[Records from a dataset]
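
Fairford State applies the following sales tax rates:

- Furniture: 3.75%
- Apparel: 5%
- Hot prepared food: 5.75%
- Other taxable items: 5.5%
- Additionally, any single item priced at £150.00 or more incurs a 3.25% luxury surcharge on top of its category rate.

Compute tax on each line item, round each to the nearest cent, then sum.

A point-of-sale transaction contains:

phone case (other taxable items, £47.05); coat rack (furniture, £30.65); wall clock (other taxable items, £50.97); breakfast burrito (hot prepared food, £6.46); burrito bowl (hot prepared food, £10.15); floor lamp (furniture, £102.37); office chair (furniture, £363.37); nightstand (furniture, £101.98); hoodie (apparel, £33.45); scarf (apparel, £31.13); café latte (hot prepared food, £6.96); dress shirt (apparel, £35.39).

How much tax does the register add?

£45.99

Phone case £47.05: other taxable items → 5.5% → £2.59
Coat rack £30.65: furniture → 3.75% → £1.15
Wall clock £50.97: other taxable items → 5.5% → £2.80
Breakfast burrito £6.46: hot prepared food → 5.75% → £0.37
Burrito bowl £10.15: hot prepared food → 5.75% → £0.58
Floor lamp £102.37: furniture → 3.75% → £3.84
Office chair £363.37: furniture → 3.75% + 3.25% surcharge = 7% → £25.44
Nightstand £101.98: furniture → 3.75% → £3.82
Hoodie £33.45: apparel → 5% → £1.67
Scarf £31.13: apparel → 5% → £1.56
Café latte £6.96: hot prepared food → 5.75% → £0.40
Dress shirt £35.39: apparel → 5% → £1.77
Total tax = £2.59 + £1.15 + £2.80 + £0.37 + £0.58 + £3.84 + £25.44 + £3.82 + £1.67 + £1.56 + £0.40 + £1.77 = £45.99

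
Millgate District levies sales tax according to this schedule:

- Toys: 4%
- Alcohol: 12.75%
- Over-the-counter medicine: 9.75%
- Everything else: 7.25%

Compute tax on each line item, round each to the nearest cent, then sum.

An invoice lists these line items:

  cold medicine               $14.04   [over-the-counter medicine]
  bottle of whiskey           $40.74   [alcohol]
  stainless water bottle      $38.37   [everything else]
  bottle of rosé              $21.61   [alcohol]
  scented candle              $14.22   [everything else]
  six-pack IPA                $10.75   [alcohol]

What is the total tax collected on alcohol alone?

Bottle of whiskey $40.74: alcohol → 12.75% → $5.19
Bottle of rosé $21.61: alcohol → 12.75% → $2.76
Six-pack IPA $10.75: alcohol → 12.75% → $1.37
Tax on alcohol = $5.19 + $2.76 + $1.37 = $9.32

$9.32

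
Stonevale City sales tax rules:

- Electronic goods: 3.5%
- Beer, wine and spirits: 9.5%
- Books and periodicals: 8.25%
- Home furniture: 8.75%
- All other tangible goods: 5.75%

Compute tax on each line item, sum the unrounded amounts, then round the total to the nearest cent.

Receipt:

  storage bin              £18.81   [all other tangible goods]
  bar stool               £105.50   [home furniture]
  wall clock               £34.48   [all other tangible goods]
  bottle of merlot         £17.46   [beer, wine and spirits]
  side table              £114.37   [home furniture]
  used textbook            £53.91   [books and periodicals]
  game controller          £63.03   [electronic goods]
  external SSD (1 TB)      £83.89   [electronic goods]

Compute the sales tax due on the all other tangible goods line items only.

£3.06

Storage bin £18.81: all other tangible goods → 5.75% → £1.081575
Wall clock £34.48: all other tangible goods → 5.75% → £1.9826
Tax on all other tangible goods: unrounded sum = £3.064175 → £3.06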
---
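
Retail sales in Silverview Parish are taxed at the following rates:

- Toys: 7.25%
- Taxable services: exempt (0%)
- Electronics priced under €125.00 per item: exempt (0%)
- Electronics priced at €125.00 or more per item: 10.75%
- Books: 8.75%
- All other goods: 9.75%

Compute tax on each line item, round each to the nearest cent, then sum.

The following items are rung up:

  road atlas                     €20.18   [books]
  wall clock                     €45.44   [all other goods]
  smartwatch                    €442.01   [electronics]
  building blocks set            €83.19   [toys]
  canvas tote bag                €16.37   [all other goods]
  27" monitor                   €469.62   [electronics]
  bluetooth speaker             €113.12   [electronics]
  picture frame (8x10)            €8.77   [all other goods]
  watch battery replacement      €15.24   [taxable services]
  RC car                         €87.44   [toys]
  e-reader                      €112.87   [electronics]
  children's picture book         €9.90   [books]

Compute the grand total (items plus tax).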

## EXERCISE DESCRIPTION
Set down again, word for word, the stretch of records from the line with "Fairford State applies" to the line with "- Other taxable items: 5.5%", both of those lines included.

## SOLUTION FOR THIS PROBLEM
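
Fairford State applies the following sales tax rates:

- Furniture: 3.75%
- Apparel: 5%
- Hot prepared food: 5.75%
- Other taxable items: 5.5%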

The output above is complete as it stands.